Collection entries:
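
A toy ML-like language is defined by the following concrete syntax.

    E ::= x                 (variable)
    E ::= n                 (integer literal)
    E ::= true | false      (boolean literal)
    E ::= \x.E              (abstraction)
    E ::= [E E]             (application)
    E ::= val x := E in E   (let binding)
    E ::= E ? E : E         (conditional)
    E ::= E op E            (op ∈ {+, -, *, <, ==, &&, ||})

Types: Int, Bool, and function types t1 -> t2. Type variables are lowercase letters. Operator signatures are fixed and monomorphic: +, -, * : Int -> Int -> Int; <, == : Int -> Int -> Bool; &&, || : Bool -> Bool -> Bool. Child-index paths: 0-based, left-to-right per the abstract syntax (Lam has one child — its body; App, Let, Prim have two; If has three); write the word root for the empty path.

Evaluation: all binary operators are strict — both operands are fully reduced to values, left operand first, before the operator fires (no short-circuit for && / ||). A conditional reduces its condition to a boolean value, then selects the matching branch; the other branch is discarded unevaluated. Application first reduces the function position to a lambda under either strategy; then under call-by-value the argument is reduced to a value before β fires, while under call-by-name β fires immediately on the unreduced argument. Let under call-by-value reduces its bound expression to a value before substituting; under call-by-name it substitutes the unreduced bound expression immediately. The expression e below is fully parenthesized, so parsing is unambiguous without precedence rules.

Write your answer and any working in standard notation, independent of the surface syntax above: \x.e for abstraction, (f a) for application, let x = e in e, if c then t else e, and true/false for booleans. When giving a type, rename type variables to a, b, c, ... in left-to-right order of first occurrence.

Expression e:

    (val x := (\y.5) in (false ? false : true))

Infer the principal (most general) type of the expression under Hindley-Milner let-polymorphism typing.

Working:
\y._ : a -> Int
let x : forall. a -> Int
  unify Bool ~ Bool
  unify Bool ~ Bool

Answer: Bool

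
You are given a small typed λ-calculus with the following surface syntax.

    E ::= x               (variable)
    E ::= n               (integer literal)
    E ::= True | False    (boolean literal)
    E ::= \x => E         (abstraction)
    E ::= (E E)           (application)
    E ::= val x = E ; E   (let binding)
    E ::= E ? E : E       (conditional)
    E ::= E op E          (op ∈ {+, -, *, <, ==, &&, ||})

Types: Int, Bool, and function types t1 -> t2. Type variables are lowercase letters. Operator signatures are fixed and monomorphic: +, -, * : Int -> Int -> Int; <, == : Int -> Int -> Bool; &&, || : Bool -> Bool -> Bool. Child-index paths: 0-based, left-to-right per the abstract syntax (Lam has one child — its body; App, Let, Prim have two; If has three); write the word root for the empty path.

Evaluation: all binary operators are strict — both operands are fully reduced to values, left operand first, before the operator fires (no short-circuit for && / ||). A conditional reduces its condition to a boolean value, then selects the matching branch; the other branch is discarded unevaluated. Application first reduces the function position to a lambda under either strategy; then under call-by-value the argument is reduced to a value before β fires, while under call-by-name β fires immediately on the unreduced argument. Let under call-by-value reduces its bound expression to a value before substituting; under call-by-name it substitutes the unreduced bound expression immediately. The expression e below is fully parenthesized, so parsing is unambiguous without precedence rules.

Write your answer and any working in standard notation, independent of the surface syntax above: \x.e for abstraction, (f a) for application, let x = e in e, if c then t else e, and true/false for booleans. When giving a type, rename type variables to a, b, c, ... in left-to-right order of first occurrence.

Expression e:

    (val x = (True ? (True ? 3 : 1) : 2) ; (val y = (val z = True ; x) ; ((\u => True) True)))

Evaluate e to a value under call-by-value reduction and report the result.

Working:
step 0: (let x = (if true then (if true then 3 else 1) else 2) in (let y = (let z = true in x) in ((\u.true) true)))
step 1: [if@0] (let x = (if true then 3 else 1) in (let y = (let z = true in x) in ((\u.true) true)))
step 2: [if@0] (let x = 3 in (let y = (let z = true in x) in ((\u.true) true)))
step 3: [let@root] (let y = (let z = true in 3) in ((\u.true) true))
step 4: [let@0] (let y = 3 in ((\u.true) true))
step 5: [let@root] ((\u.true) true)
step 6: [beta@root] true

Answer: true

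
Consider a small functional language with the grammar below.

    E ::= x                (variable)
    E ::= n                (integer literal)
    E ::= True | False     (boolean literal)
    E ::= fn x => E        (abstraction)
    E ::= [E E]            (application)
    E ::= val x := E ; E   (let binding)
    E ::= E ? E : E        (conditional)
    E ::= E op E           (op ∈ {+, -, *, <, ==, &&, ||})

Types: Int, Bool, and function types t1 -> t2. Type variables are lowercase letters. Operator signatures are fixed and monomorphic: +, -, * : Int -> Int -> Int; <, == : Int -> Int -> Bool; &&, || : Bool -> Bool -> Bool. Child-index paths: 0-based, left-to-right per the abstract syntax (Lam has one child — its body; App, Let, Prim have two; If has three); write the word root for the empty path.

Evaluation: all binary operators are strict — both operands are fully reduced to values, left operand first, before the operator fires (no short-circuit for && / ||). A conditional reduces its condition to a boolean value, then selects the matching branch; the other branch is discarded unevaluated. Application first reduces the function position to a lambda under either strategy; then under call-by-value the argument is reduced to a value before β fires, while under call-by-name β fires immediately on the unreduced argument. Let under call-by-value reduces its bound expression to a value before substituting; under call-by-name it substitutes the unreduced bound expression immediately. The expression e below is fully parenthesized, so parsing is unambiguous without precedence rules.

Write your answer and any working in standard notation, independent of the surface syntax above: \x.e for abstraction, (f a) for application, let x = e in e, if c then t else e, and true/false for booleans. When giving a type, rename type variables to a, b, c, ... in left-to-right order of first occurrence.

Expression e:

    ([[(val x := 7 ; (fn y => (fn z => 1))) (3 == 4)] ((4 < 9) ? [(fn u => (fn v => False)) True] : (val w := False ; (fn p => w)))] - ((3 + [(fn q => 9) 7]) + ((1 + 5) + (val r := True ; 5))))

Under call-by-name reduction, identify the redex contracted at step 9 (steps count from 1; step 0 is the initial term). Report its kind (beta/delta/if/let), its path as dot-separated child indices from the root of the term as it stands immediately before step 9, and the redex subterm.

Answer: delta at 1 : (12 + 11)

Trace:
step 0: ((((let x = 7 in (\y.(\z.1))) (3 == 4)) (if (4 < 9) then ((\u.(\v.false)) true) else (let w = false in (\p.w)))) - ((3 + ((\q.9) 7)) + ((1 + 5) + (let r = true in 5))))
step 1: [let@0.0.0] ((((\y.(\z.1)) (3 == 4)) (if (4 < 9) then ((\u.(\v.false)) true) else (let w = false in (\p.w)))) - ((3 + ((\q.9) 7)) + ((1 + 5) + (let r = true in 5))))
step 2: [beta@0.0] (((\z.1) (if (4 < 9) then ((\u.(\v.false)) true) else (let w = false in (\p.w)))) - ((3 + ((\q.9) 7)) + ((1 + 5) + (let r = true in 5))))
step 3: [beta@0] (1 - ((3 + ((\q.9) 7)) + ((1 + 5) + (let r = true in 5))))
step 4: [beta@1.0.1] (1 - ((3 + 9) + ((1 + 5) + (let r = true in 5))))
step 5: [delta@1.0] (1 - (12 + ((1 + 5) + (let r = true in 5))))
step 6: [delta@1.1.0] (1 - (12 + (6 + (let r = true in 5))))
step 7: [let@1.1.1] (1 - (12 + (6 + 5)))
step 8: [delta@1.1] (1 - (12 + 11))
step 9: [delta@1] (1 - 23)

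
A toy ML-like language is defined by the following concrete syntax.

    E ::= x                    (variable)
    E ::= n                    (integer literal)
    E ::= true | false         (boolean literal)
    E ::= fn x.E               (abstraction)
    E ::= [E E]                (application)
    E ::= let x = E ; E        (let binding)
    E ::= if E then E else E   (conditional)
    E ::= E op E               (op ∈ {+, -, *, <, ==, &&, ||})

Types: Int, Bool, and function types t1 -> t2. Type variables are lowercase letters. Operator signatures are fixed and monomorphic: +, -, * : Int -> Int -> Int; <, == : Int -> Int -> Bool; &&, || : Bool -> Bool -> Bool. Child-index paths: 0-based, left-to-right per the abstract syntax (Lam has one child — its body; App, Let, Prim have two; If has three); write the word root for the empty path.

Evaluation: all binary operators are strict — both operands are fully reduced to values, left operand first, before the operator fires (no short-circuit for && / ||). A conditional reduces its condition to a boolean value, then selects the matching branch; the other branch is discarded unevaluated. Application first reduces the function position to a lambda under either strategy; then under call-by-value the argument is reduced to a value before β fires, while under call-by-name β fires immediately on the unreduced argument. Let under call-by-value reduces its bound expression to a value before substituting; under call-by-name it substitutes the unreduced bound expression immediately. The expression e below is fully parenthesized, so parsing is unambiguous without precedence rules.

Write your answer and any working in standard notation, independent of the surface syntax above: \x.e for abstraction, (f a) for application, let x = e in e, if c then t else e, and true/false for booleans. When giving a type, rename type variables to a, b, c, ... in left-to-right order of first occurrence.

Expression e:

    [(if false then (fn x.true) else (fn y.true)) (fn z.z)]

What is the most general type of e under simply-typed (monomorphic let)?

Answer: Bool

Working:
  unify Bool ~ Bool
\x._ : a -> Bool
\y._ : b -> Bool
  unify a -> Bool ~ b -> Bool
  unify a ~ b
  unify Bool ~ Bool
z : c
\z._ : c -> c
  unify b -> Bool ~ (c -> c) -> d
  unify b ~ c -> c
  unify Bool ~ d
_ _ : Bool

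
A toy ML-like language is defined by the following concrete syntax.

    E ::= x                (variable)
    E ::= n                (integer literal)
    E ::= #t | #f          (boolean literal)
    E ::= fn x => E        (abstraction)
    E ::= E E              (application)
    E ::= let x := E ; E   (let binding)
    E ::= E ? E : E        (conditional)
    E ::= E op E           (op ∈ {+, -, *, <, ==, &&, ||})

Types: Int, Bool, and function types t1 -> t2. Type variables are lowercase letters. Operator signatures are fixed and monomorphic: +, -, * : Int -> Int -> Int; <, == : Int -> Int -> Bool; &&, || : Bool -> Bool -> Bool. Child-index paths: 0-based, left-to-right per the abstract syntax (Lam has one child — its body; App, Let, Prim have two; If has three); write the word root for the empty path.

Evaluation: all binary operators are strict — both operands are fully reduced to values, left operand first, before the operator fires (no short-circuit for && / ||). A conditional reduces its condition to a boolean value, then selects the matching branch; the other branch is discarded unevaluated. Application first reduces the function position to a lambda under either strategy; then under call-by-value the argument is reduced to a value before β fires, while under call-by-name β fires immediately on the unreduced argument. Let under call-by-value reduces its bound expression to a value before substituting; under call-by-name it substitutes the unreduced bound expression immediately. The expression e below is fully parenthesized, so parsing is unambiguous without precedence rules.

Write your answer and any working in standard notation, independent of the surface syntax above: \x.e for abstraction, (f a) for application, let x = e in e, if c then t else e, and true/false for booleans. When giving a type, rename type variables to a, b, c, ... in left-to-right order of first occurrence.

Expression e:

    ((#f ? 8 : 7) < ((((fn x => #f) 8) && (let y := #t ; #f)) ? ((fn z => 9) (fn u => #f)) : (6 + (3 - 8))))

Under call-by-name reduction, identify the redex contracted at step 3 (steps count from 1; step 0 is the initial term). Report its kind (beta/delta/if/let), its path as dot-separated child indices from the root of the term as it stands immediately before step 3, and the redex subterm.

Answer: let at 1.0.1 : (let y = true in false)

Working:
step 0: ((if false then 8 else 7) < (if (((\x.false) 8) && (let y = true in false)) then ((\z.9) (\u.false)) else (6 + (3 - 8))))
step 1: [if@0] (7 < (if (((\x.false) 8) && (let y = true in false)) then ((\z.9) (\u.false)) else (6 + (3 - 8))))
step 2: [beta@1.0.0] (7 < (if (false && (let y = true in false)) then ((\z.9) (\u.false)) else (6 + (3 - 8))))
step 3: [let@1.0.1] (7 < (if (false && false) then ((\z.9) (\u.false)) else (6 + (3 - 8))))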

__TRY IT__. Using the records above, output exactly the lines from the first through the line that contains "(val x := (\y.5)", with both of those included.

__ANSWER AREA__.
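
A toy ML-like language is defined by the following concrete syntax.

    E ::= x                 (variable)
    E ::= n                 (integer literal)
    E ::= true | false      (boolean literal)
    E ::= \x.E              (abstraction)
    E ::= [E E]             (application)
    E ::= val x := E in E   (let binding)
    E ::= E ? E : E         (conditional)
    E ::= E op E            (op ∈ {+, -, *, <, ==, &&, ||})

Types: Int, Bool, and function types t1 -> t2. Type variables are lowercase letters. Operator signatures are fixed and monomorphic: +, -, * : Int -> Int -> Int; <, == : Int -> Int -> Bool; &&, || : Bool -> Bool -> Bool. Child-index paths: 0-based, left-to-right per the abstract syntax (Lam has one child — its body; App, Let, Prim have two; If has three); write the word root for the empty path.

Evaluation: all binary operators are strict — both operands are fully reduced to values, left operand first, before the operator fires (no short-circuit for && / ||). A conditional reduces its condition to a boolean value, then selects the matching branch; the other branch is discarded unevaluated. Application first reduces the function position to a lambda under either strategy; then under call-by-value the argument is reduced to a value before β fires, while under call-by-name β fires immediately on the unreduced argument. Let under call-by-value reduces its bound expression to a value before substituting; under call-by-name it substitutes the unreduced bound expression immediately. The expression e below is fully parenthesized, so parsing is unambiguous without precedence rules.

Write your answer and any working in standard notation, independent of the surface syntax above: \x.e for abstraction, (f a) for application, let x = e in e, if c then t else e, and true/false for booleans. When giving a type, rename type variables to a, b, c, ... in left-to-right order of first occurrence.

Expression e:

    (val x := (\y.5) in (false ? false : true))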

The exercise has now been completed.